» **Task description**: List all lines of the data containing the word "following".

[Source records]

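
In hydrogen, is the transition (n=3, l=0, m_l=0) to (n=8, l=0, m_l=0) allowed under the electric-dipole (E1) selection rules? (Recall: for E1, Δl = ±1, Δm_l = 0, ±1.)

forbidden

l: 0 → 0 (Δl = +0). Δl = ±1 fails.
m_l: 0 → 0 (Δm_l = +0). |Δm_l| ≤ 1 passes.
The transition is electric-dipole forbidden.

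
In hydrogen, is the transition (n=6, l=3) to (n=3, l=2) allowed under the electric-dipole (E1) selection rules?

l: 3 → 2 (Δl = -1). Δl = ±1 satisfied.
All E1 selection rules are satisfied.

allowed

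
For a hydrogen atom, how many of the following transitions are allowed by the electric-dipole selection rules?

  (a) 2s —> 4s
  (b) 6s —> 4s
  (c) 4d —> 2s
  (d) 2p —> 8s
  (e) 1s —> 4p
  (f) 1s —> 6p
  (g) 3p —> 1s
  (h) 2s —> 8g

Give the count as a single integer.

4

(a) forbidden — Δl = +0 (E1 requires Δl = ±1)
(b) forbidden — Δl = +0 (E1 requires Δl = ±1)
(c) forbidden — Δl = -2 (E1 requires Δl = ±1)
(d) allowed
(e) allowed
(f) allowed
(g) allowed
(h) forbidden — Δl = +4 (E1 requires Δl = ±1)
Total allowed: 4 of 8.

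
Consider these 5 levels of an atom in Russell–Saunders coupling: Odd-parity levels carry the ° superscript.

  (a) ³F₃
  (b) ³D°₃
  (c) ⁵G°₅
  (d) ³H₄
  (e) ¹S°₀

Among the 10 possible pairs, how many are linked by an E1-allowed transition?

(a)–(b): allowed.
(a)–(c): forbidden (ΔS, ΔJ).
(a)–(d): forbidden (parity, ΔL).
(a)–(e): forbidden (ΔS, ΔL, ΔJ).
(b)–(c): forbidden (parity, ΔS, ΔL, ΔJ).
(b)–(d): forbidden (ΔL).
(b)–(e): forbidden (parity, ΔS, ΔL, ΔJ).
(c)–(d): forbidden (ΔS).
(c)–(e): forbidden (parity, ΔS, ΔL, ΔJ).
(d)–(e): forbidden (ΔS, ΔL, ΔJ).
Allowed pairs: 1 of 10.

1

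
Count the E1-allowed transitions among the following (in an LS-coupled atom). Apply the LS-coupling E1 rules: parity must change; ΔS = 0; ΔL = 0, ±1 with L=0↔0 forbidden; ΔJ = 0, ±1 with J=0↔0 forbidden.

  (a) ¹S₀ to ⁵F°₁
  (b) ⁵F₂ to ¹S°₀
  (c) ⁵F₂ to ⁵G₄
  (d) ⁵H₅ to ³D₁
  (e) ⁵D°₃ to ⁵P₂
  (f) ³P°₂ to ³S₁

(a) forbidden (ΔS, ΔL fail)
(b) forbidden (ΔS, ΔL, ΔJ fail)
(c) forbidden (parity, ΔJ fail)
(d) forbidden (parity, ΔS, ΔL, ΔJ fail)
(e) allowed
(f) allowed
Total allowed: 2 of 6.

2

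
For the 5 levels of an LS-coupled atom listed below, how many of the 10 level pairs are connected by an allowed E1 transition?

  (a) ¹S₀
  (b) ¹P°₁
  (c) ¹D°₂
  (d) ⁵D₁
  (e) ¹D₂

(a)–(b): allowed.
(a)–(c): forbidden (ΔL, ΔJ).
(a)–(d): forbidden (parity, ΔS, ΔL).
(a)–(e): forbidden (parity, ΔL, ΔJ).
(b)–(c): forbidden (parity).
(b)–(d): forbidden (ΔS).
(b)–(e): allowed.
(c)–(d): forbidden (ΔS).
(c)–(e): allowed.
(d)–(e): forbidden (parity, ΔS).
Allowed pairs: 3 of 10.

3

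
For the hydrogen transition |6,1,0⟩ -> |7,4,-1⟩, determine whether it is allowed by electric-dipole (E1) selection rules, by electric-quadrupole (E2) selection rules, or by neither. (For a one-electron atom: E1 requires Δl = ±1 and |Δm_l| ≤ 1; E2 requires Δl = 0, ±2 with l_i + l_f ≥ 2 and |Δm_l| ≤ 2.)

neither

Δl = 4 − 1 = +3; l_i + l_f = 5.
Δm_l = -1.
E1 (Δl = ±1, |Δm_l| ≤ 1): not satisfied.
E2 (Δl = 0,±2, l_i+l_f ≥ 2, |Δm_l| ≤ 2): not satisfied.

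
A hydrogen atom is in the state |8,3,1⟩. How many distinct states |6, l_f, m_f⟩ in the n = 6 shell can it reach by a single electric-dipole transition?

E1 requires Δl = ±1, so l_f ∈ {2, 4}; with 0 ≤ l_f ≤ n_f−1 = 5, the allowed l_f values are {2, 4}.
For l_f = 2: m_f ∈ {m_i−1, m_i, m_i+1} ∩ [−2, 2] = {0, 1, 2} → 3 states.
For l_f = 4: m_f ∈ {m_i−1, m_i, m_i+1} ∩ [−4, 4] = {0, 1, 2} → 3 states.
Total: 6.

6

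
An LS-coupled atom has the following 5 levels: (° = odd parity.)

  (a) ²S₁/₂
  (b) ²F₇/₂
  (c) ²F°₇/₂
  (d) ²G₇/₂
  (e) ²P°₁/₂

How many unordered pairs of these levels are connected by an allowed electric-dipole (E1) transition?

(a)–(b): forbidden (parity, ΔL, ΔJ).
(a)–(c): forbidden (ΔL, ΔJ).
(a)–(d): forbidden (parity, ΔL, ΔJ).
(a)–(e): allowed.
(b)–(c): allowed.
(b)–(d): forbidden (parity).
(b)–(e): forbidden (ΔL, ΔJ).
(c)–(d): allowed.
(c)–(e): forbidden (parity, ΔL, ΔJ).
(d)–(e): forbidden (ΔL, ΔJ).
Allowed pairs: 3 of 10.

3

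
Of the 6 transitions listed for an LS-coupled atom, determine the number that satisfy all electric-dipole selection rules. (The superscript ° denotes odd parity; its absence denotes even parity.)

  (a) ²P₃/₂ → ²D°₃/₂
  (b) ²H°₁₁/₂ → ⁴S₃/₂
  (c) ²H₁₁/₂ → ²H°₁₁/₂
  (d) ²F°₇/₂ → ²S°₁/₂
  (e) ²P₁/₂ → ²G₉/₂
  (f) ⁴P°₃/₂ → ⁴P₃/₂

(a) allowed
(b) forbidden (ΔS, ΔL, ΔJ fail)
(c) allowed
(d) forbidden (parity, ΔL, ΔJ fail)
(e) forbidden (parity, ΔL, ΔJ fail)
(f) allowed
Total allowed: 3 of 6.

3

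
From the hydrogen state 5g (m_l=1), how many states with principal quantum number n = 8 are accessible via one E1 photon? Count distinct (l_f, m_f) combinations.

E1 requires Δl = ±1, so l_f ∈ {3, 5}; with 0 ≤ l_f ≤ n_f−1 = 7, the allowed l_f values are {3, 5}.
For l_f = 3: m_f ∈ {m_i−1, m_i, m_i+1} ∩ [−3, 3] = {0, 1, 2} → 3 states.
For l_f = 5: m_f ∈ {m_i−1, m_i, m_i+1} ∩ [−5, 5] = {0, 1, 2} → 3 states.
Total: 6.

6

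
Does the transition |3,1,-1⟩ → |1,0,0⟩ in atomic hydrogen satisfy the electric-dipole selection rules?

allowed

l: 1 → 0 (Δl = -1). Δl = ±1 ok.
m_l: -1 → 0 (Δm_l = +1). |Δm_l| ≤ 1 ok.
All E1 selection rules are satisfied.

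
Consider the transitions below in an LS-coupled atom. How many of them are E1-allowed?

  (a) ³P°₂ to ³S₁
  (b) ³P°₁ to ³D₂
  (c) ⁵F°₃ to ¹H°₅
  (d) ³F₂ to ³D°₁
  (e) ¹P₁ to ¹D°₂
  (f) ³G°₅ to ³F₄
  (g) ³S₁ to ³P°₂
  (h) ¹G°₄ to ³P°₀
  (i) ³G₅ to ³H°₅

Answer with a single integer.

(a) allowed
(b) allowed
(c) forbidden (parity, ΔS, ΔL, ΔJ fail)
(d) allowed
(e) allowed
(f) allowed
(g) allowed
(h) forbidden (parity, ΔS, ΔL, ΔJ fail)
(i) allowed
Total allowed: 7 of 9.

7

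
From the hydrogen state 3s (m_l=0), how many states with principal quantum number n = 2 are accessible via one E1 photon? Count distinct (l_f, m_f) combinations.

3

E1 requires Δl = ±1, so l_f ∈ {-1, 1}; with 0 ≤ l_f ≤ n_f−1 = 1, the allowed l_f values are {1}.
For l_f = 1: m_f ∈ {m_i−1, m_i, m_i+1} ∩ [−1, 1] = {-1, 0, 1} → 3 states.
Total: 3.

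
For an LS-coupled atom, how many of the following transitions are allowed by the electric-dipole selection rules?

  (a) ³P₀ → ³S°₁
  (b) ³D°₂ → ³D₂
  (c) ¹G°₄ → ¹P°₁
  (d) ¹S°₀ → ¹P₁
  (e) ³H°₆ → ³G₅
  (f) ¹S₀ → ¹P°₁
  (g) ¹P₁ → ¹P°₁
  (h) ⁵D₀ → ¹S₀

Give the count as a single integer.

(a) allowed
(b) allowed
(c) forbidden (parity, ΔL, ΔJ fail)
(d) allowed
(e) allowed
(f) allowed
(g) allowed
(h) forbidden (parity, ΔS, ΔL, ΔJ fail)
Total allowed: 6 of 8.

6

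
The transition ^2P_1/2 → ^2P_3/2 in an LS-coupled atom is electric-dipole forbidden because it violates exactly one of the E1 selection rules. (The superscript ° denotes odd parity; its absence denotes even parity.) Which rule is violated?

parity

Initial level: S=1/2, L=1, J=1/2, parity even. Final level: S=1/2, L=1, J=3/2, parity even.
Parity must change: even → even — violated.
ΔJ = 0, ±1 (not J=0↔0): J: 1/2 → 3/2, ΔJ = +1 — satisfied.
ΔS = 0: S: 1/2 → 1/2 — satisfied.
ΔL = 0, ±1 (not L=0↔0): L: 1 → 1, ΔL = +0 — satisfied.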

[/Source records]

» **Written solution**:
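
For a hydrogen atom, how many of the following transitions are allowed by the electric-dipole selection rules?
Count the E1-allowed transitions among the following (in an LS-coupled atom). Apply the LS-coupling E1 rules: parity must change; ΔS = 0; ΔL = 0, ±1 with L=0↔0 forbidden; ΔJ = 0, ±1 with J=0↔0 forbidden.
An LS-coupled atom has the following 5 levels: (° = odd parity.)
For an LS-coupled atom, how many of the following transitions are allowed by the electric-dipole selection rules?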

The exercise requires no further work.